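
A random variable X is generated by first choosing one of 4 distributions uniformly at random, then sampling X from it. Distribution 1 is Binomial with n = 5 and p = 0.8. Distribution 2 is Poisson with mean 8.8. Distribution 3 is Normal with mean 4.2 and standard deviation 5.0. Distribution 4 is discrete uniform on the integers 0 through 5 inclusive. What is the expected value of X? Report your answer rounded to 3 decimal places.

4.875

Component means — 1: 4; 2: 8.8; 3: 4.2; 4: 2.5.
E[X] = 0.25·4 + 0.25·8.8 + 0.25·4.2 + 0.25·2.5 = 4.875.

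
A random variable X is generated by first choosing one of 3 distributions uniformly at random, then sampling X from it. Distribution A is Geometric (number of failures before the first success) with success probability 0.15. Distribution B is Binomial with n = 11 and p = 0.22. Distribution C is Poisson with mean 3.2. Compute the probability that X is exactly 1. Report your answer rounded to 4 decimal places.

0.1532

Conditional on each component, P(X = 1): A: 0.1275; B: 0.201726; C: 0.130439.
By total probability, P(X = 1) = 0.333333·0.1275 + 0.333333·0.201726 + 0.333333·0.130439 = 0.153222.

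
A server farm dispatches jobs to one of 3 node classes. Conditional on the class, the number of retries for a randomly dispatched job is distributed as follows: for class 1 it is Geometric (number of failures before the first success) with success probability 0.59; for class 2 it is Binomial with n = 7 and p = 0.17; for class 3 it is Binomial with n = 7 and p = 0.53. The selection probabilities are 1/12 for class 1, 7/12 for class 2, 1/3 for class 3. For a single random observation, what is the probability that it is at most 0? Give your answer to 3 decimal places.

0.209

Conditional on each class, P(X ≤ 0): 1: 0.59; 2: 0.271361; 3: 0.00506623.
By total probability, P(X ≤ 0) = 0.0833333·0.59 + 0.583333·0.271361 + 0.333333·0.00506623 = 0.209149.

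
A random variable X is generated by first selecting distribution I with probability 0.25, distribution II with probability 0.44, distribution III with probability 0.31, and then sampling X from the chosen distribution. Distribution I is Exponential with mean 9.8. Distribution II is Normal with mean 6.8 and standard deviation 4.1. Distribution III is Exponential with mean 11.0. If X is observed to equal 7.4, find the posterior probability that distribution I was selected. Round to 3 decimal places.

0.174

Likelihoods f(7.4 | ·): I: 0.0479554; II: 0.0962666; III: 0.0463923.
Posterior ∝ prior × likelihood. Numerator for I: 0.25·0.0479554 = 0.0119888.
Normalizing constant: 0.25·0.0479554 + 0.44·0.0962666 + 0.31·0.0463923 = 0.0687278.
P(I | observation) = 0.0119888 / 0.0687278 = 0.17444.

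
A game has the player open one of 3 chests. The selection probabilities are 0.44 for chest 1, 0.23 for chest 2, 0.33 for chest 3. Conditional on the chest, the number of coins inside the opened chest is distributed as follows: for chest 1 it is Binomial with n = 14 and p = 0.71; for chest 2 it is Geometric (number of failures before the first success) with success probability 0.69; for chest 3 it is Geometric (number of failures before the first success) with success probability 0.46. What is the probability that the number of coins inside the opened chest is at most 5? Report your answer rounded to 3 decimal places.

Conditional on each chest, P(X ≤ 5): 1: 0.00648646; 2: 0.999112; 3: 0.975205.
By total probability, P(X ≤ 5) = 0.44·0.00648646 + 0.23·0.999112 + 0.33·0.975205 = 0.554468.

0.554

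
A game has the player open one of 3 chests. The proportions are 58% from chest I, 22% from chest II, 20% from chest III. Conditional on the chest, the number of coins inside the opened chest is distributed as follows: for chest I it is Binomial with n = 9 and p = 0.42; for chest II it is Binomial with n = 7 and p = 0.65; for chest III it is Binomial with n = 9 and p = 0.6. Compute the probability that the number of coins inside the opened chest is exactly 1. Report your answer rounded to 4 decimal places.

0.0306

Conditional on each chest, P(X = 1): I: 0.0484078; II: 0.00836411; III: 0.00353894.
By total probability, P(X = 1) = 0.58·0.0484078 + 0.22·0.00836411 + 0.2·0.00353894 = 0.0306244.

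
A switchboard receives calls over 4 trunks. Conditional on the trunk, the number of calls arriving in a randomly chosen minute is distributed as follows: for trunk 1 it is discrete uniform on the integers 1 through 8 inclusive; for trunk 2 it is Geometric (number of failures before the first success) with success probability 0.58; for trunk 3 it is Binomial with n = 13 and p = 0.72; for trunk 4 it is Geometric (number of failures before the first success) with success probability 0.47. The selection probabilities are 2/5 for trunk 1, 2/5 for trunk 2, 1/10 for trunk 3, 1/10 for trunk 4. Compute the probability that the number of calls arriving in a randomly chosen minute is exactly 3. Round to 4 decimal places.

0.0742

Conditional on each trunk, P(X = 3): 1: 0.125; 2: 0.042971; 3: 0.000316187; 4: 0.0699722.
By total probability, P(X = 3) = 0.4·0.125 + 0.4·0.042971 + 0.1·0.000316187 + 0.1·0.0699722 = 0.0742173.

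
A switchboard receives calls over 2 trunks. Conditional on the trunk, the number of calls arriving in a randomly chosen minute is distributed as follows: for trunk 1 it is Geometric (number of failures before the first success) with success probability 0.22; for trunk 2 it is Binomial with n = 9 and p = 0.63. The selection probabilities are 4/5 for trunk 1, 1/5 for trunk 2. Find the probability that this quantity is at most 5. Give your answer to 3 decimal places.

0.708

Conditional on each trunk, P(X ≤ 5): 1: 0.7748; 2: 0.441573.
By total probability, P(X ≤ 5) = 0.8·0.7748 + 0.2·0.441573 = 0.708155.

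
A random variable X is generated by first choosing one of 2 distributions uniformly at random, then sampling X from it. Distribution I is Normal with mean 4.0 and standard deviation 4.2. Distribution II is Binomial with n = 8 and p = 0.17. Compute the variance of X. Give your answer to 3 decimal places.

Per component, I: μ=4, E[X²]=33.64; II: μ=1.36, E[X²]=2.9784.
E[X] = 0.5·4 + 0.5·1.36 = 2.68.
E[X²] = 0.5·33.64 + 0.5·2.9784 = 18.3092.
Var(X) = E[X²] − (E[X])² = 18.3092 − 7.1824 = 11.1268.

11.127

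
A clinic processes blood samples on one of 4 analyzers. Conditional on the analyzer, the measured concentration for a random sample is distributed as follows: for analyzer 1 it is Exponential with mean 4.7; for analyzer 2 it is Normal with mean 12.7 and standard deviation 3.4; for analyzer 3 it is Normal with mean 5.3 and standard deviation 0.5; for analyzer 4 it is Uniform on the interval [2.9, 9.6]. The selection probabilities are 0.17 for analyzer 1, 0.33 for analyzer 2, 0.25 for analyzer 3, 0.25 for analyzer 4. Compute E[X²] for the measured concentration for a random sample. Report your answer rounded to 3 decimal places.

For each component E[X²] = Var + (mean)², giving 1: 44.18; 2: 172.85; 3: 28.34; 4: 42.8033.
Overall E[X²] = 0.17·44.18 + 0.33·172.85 + 0.25·28.34 + 0.25·42.8033 = 82.3369.

82.337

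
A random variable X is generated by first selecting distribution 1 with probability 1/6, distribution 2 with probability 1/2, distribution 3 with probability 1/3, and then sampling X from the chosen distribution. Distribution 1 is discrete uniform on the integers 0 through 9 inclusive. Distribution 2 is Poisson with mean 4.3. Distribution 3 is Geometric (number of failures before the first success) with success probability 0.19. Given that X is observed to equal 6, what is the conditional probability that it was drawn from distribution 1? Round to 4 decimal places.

0.1771

Likelihoods P(X=6 | ·): 1: 0.1; 2: 0.119127; 3: 0.0536616.
Posterior ∝ prior × likelihood. Numerator for 1: 0.166667·0.1 = 0.0166667.
Normalizing constant: 0.166667·0.1 + 0.5·0.119127 + 0.333333·0.0536616 = 0.0941176.
P(1 | observation) = 0.0166667 / 0.0941176 = 0.177083.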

------------------------------------------------------------------------

Task prompt =
The entries above are to be transcribed in full and without error.

Task output =
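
A random variable X is generated by first choosing one of 4 distributions uniformly at random, then sampling X from it. Distribution 1 is Binomial with n = 5 and p = 0.8. Distribution 2 is Poisson with mean 8.8. Distribution 3 is Normal with mean 4.2 and standard deviation 5.0. Distribution 4 is discrete uniform on the integers 0 through 5 inclusive. What is the expected value of X? Report your answer rounded to 3 decimal places.

4.875

Component means — 1: 4; 2: 8.8; 3: 4.2; 4: 2.5.
E[X] = 0.25·4 + 0.25·8.8 + 0.25·4.2 + 0.25·2.5 = 4.875.

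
A random variable X is generated by first choosing one of 3 distributions uniformly at random, then sampling X from it. Distribution A is Geometric (number of failures before the first success) with success probability 0.15. Distribution B is Binomial with n = 11 and p = 0.22. Distribution C is Poisson with mean 3.2. Compute the probability that X is exactly 1. Report your answer rounded to 4 decimal places.

0.1532

Conditional on each component, P(X = 1): A: 0.1275; B: 0.201726; C: 0.130439.
By total probability, P(X = 1) = 0.333333·0.1275 + 0.333333·0.201726 + 0.333333·0.130439 = 0.153222.

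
A server farm dispatches jobs to one of 3 node classes. Conditional on the class, the number of retries for a randomly dispatched job is distributed as follows: for class 1 it is Geometric (number of failures before the first success) with success probability 0.59; for class 2 it is Binomial with n = 7 and p = 0.17; for class 3 it is Binomial with n = 7 and p = 0.53. The selection probabilities are 1/12 for class 1, 7/12 for class 2, 1/3 for class 3. For a single random observation, what is the probability that it is at most 0? Give your answer to 3 decimal places.

0.209

Conditional on each class, P(X ≤ 0): 1: 0.59; 2: 0.271361; 3: 0.00506623.
By total probability, P(X ≤ 0) = 0.0833333·0.59 + 0.583333·0.271361 + 0.333333·0.00506623 = 0.209149.

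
A random variable X is generated by first selecting distribution I with probability 0.25, distribution II with probability 0.44, distribution III with probability 0.31, and then sampling X from the chosen distribution. Distribution I is Exponential with mean 9.8. Distribution II is Normal with mean 6.8 and standard deviation 4.1. Distribution III is Exponential with mean 11.0. If X is observed to equal 7.4, find the posterior probability that distribution I was selected. Round to 3 decimal places.

0.174

Likelihoods f(7.4 | ·): I: 0.0479554; II: 0.0962666; III: 0.0463923.
Posterior ∝ prior × likelihood. Numerator for I: 0.25·0.0479554 = 0.0119888.
Normalizing constant: 0.25·0.0479554 + 0.44·0.0962666 + 0.31·0.0463923 = 0.0687278.
P(I | observation) = 0.0119888 / 0.0687278 = 0.17444.

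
A game has the player open one of 3 chests. The selection probabilities are 0.44 for chest 1, 0.23 for chest 2, 0.33 for chest 3. Conditional on the chest, the number of coins inside the opened chest is distributed as follows: for chest 1 it is Binomial with n = 14 and p = 0.71; for chest 2 it is Geometric (number of failures before the first success) with success probability 0.69; for chest 3 it is Geometric (number of failures before the first success) with success probability 0.46. What is the probability that the number of coins inside the opened chest is at most 5? Report your answer rounded to 3 decimal places.

Conditional on each chest, P(X ≤ 5): 1: 0.00648646; 2: 0.999112; 3: 0.975205.
By total probability, P(X ≤ 5) = 0.44·0.00648646 + 0.23·0.999112 + 0.33·0.975205 = 0.554468.

0.554

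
A game has the player open one of 3 chests. The proportions are 58% from chest I, 22% from chest II, 20% from chest III. Conditional on the chest, the number of coins inside the opened chest is distributed as follows: for chest I it is Binomial with n = 9 and p = 0.42; for chest II it is Binomial with n = 7 and p = 0.65; for chest III it is Binomial with n = 9 and p = 0.6. Compute the probability that the number of coins inside the opened chest is exactly 1. Report your answer rounded to 4 decimal places.

0.0306

Conditional on each chest, P(X = 1): I: 0.0484078; II: 0.00836411; III: 0.00353894.
By total probability, P(X = 1) = 0.58·0.0484078 + 0.22·0.00836411 + 0.2·0.00353894 = 0.0306244.

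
A switchboard receives calls over 4 trunks. Conditional on the trunk, the number of calls arriving in a randomly chosen minute is distributed as follows: for trunk 1 it is discrete uniform on the integers 1 through 8 inclusive; for trunk 2 it is Geometric (number of failures before the first success) with success probability 0.58; for trunk 3 it is Binomial with n = 13 and p = 0.72; for trunk 4 it is Geometric (number of failures before the first success) with success probability 0.47. The selection probabilities are 2/5 for trunk 1, 2/5 for trunk 2, 1/10 for trunk 3, 1/10 for trunk 4. Compute the probability that the number of calls arriving in a randomly chosen minute is exactly 3. Round to 4 decimal places.

0.0742

Conditional on each trunk, P(X = 3): 1: 0.125; 2: 0.042971; 3: 0.000316187; 4: 0.0699722.
By total probability, P(X = 3) = 0.4·0.125 + 0.4·0.042971 + 0.1·0.000316187 + 0.1·0.0699722 = 0.0742173.

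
A switchboard receives calls over 2 trunks. Conditional on the trunk, the number of calls arriving in a randomly chosen minute is distributed as follows: for trunk 1 it is Geometric (number of failures before the first success) with success probability 0.22; for trunk 2 it is Binomial with n = 9 and p = 0.63. The selection probabilities are 4/5 for trunk 1, 1/5 for trunk 2. Find the probability that this quantity is at most 5. Give your answer to 3 decimal places.

0.708

Conditional on each trunk, P(X ≤ 5): 1: 0.7748; 2: 0.441573.
By total probability, P(X ≤ 5) = 0.8·0.7748 + 0.2·0.441573 = 0.708155.

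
A random variable X is generated by first choosing one of 2 distributions uniformly at random, then sampling X from it. Distribution I is Normal with mean 4.0 and standard deviation 4.2. Distribution II is Binomial with n = 8 and p = 0.17. Compute the variance of X. Give your answer to 3 decimal places.

Per component, I: μ=4, E[X²]=33.64; II: μ=1.36, E[X²]=2.9784.
E[X] = 0.5·4 + 0.5·1.36 = 2.68.
E[X²] = 0.5·33.64 + 0.5·2.9784 = 18.3092.
Var(X) = E[X²] − (E[X])² = 18.3092 − 7.1824 = 11.1268.

11.127

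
A clinic processes blood samples on one of 4 analyzers. Conditional on the analyzer, the measured concentration for a random sample is distributed as follows: for analyzer 1 it is Exponential with mean 4.7; for analyzer 2 it is Normal with mean 12.7 and standard deviation 3.4; for analyzer 3 it is Normal with mean 5.3 and standard deviation 0.5; for analyzer 4 it is Uniform on the interval [2.9, 9.6]. The selection probabilities are 0.17 for analyzer 1, 0.33 for analyzer 2, 0.25 for analyzer 3, 0.25 for analyzer 4. Compute E[X²] for the measured concentration for a random sample. Report your answer rounded to 3 decimal places.

For each component E[X²] = Var + (mean)², giving 1: 44.18; 2: 172.85; 3: 28.34; 4: 42.8033.
Overall E[X²] = 0.17·44.18 + 0.33·172.85 + 0.25·28.34 + 0.25·42.8033 = 82.3369.

82.337

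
A random variable X is generated by first selecting distribution 1 with probability 1/6, distribution 2 with probability 1/2, distribution 3 with probability 1/3, and then sampling X from the chosen distribution. Distribution 1 is discrete uniform on the integers 0 through 9 inclusive. Distribution 2 is Poisson with mean 4.3. Distribution 3 is Geometric (number of failures before the first success) with success probability 0.19. Given that X is observed to equal 6, what is the conditional probability that it was drawn from distribution 1? Round to 4 decimal places.

0.1771

Likelihoods P(X=6 | ·): 1: 0.1; 2: 0.119127; 3: 0.0536616.
Posterior ∝ prior × likelihood. Numerator for 1: 0.166667·0.1 = 0.0166667.
Normalizing constant: 0.166667·0.1 + 0.5·0.119127 + 0.333333·0.0536616 = 0.0941176.
P(1 | observation) = 0.0166667 / 0.0941176 = 0.177083.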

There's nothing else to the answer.